Listed entries:
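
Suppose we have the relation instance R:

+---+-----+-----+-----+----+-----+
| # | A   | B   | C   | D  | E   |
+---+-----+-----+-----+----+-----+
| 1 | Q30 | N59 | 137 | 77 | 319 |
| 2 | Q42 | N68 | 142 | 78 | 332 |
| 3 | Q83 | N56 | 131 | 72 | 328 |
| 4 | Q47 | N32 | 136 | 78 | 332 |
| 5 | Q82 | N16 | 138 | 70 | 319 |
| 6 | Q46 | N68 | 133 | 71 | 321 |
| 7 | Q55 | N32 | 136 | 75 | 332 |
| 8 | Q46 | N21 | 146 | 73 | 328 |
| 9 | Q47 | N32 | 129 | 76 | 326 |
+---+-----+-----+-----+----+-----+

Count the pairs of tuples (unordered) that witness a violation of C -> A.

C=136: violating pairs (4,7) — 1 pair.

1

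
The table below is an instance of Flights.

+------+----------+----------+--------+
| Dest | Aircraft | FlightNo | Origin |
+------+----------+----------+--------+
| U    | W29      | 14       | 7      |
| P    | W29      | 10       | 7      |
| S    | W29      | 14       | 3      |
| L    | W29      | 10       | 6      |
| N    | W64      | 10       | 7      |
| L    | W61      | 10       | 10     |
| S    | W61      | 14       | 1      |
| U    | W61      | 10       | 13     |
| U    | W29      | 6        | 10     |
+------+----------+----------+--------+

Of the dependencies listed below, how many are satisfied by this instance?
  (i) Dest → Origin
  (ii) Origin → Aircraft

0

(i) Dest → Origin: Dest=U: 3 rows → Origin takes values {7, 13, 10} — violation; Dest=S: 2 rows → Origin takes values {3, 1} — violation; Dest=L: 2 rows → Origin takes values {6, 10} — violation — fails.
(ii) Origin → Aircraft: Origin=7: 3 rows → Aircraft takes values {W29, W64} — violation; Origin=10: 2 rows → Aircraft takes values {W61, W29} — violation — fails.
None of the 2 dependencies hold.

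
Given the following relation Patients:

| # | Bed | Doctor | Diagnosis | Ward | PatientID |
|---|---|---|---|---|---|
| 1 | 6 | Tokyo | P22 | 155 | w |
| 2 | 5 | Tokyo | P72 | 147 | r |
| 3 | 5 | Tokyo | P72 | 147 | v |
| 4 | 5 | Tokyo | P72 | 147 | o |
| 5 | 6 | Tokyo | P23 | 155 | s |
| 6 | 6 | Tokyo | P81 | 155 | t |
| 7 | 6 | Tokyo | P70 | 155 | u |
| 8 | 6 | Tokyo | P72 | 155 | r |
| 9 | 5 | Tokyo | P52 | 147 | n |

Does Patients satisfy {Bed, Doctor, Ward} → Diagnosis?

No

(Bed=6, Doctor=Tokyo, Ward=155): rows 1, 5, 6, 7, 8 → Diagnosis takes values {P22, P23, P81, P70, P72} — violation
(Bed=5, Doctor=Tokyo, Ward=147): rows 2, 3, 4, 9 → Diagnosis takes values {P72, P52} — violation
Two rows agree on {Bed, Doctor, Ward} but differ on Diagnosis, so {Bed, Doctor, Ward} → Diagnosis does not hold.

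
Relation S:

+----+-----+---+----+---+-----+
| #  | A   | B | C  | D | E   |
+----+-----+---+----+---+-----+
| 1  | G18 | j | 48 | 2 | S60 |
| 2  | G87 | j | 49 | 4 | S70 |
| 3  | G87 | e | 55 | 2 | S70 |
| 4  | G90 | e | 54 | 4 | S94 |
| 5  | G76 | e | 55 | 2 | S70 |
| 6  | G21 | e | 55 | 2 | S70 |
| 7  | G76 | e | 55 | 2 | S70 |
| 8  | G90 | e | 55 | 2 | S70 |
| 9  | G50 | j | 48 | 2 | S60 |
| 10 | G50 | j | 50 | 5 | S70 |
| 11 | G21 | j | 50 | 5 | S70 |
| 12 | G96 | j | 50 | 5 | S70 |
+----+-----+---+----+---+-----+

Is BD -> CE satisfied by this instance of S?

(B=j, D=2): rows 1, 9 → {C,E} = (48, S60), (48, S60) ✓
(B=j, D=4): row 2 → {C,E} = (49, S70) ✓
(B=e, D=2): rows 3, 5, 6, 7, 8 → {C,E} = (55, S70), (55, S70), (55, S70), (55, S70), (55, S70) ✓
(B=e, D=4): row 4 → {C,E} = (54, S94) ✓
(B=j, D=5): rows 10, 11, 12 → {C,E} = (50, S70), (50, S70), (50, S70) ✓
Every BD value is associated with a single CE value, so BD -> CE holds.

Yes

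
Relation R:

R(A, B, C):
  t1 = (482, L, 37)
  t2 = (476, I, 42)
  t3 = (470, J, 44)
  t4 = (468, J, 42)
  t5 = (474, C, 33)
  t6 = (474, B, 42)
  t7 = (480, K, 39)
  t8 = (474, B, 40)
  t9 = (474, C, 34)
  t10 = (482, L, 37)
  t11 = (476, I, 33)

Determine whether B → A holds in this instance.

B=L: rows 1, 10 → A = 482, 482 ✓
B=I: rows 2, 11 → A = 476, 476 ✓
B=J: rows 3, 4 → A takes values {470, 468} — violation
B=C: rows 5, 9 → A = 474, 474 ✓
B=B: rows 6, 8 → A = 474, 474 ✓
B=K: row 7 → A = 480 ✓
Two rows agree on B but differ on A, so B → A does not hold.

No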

...

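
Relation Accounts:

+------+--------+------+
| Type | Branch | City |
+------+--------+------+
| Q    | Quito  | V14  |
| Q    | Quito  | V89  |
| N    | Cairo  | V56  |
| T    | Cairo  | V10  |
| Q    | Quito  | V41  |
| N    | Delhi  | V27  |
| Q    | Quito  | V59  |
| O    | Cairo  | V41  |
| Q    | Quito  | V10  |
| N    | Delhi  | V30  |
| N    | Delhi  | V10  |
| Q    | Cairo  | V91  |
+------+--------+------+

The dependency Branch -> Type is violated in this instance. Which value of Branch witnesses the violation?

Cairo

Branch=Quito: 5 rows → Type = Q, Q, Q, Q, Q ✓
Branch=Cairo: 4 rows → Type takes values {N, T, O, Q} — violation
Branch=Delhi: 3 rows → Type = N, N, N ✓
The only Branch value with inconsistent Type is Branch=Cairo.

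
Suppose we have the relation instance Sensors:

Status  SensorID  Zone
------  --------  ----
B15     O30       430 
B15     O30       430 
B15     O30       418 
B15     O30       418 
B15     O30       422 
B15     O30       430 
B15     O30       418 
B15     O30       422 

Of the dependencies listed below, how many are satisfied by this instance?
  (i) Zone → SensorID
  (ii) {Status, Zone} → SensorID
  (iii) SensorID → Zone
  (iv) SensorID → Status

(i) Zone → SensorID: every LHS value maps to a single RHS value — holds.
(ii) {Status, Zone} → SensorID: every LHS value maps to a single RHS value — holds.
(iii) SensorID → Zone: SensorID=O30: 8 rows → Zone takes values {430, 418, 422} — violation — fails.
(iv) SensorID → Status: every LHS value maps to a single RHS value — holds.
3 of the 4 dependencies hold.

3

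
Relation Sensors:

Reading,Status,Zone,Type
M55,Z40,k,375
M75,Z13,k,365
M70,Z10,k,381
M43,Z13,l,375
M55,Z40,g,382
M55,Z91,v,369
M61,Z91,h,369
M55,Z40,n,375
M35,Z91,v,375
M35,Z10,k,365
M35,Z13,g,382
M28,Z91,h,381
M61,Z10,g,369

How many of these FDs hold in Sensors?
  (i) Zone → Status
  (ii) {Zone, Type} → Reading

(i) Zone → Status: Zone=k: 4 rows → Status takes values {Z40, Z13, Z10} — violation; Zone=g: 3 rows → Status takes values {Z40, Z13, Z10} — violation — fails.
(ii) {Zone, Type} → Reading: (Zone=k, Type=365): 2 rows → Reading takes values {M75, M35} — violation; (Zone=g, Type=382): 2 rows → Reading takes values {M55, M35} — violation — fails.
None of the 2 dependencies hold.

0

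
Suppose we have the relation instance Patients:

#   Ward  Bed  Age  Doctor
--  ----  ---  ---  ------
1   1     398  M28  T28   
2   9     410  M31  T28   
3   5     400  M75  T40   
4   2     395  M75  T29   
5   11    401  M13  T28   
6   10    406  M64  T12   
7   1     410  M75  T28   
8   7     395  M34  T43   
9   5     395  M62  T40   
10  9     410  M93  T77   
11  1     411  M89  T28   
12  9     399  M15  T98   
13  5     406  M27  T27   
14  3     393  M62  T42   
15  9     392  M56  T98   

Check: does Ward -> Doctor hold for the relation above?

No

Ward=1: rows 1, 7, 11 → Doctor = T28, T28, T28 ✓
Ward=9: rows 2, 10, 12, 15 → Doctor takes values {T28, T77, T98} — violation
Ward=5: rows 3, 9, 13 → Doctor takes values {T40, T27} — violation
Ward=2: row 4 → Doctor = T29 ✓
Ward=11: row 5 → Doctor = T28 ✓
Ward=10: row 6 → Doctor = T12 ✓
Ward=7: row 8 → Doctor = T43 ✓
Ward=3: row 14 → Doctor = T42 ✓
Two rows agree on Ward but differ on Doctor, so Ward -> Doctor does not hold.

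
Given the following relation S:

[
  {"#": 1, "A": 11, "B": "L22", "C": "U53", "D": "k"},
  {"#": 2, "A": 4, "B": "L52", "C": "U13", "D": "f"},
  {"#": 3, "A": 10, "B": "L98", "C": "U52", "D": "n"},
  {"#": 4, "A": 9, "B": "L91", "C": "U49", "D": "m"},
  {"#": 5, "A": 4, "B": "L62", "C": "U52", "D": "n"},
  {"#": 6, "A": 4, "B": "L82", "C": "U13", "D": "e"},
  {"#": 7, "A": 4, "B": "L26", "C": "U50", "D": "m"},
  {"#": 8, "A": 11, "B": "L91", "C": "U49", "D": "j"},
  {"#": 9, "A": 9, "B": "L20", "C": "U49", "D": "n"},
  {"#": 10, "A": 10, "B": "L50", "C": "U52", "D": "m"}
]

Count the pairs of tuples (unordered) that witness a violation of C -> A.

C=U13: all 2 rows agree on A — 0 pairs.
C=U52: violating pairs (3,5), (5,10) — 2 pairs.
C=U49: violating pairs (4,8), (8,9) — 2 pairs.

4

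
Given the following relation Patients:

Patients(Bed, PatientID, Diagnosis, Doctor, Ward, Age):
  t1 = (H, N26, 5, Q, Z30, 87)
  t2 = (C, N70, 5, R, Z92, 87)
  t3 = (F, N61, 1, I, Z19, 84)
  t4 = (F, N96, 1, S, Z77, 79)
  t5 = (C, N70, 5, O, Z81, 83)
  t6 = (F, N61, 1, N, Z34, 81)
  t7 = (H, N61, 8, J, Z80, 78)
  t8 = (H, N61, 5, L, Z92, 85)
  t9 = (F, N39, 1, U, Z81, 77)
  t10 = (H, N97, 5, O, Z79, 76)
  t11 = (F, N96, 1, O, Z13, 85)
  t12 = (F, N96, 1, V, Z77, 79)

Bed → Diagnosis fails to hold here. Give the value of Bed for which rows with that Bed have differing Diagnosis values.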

Work instructions:
In the entries above, which lines hold the word "PatientID"? Copy them out.

Written response:
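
| # | Bed | Doctor | Diagnosis | Ward | PatientID |
Patients(Bed, PatientID, Diagnosis, Doctor, Ward, Age):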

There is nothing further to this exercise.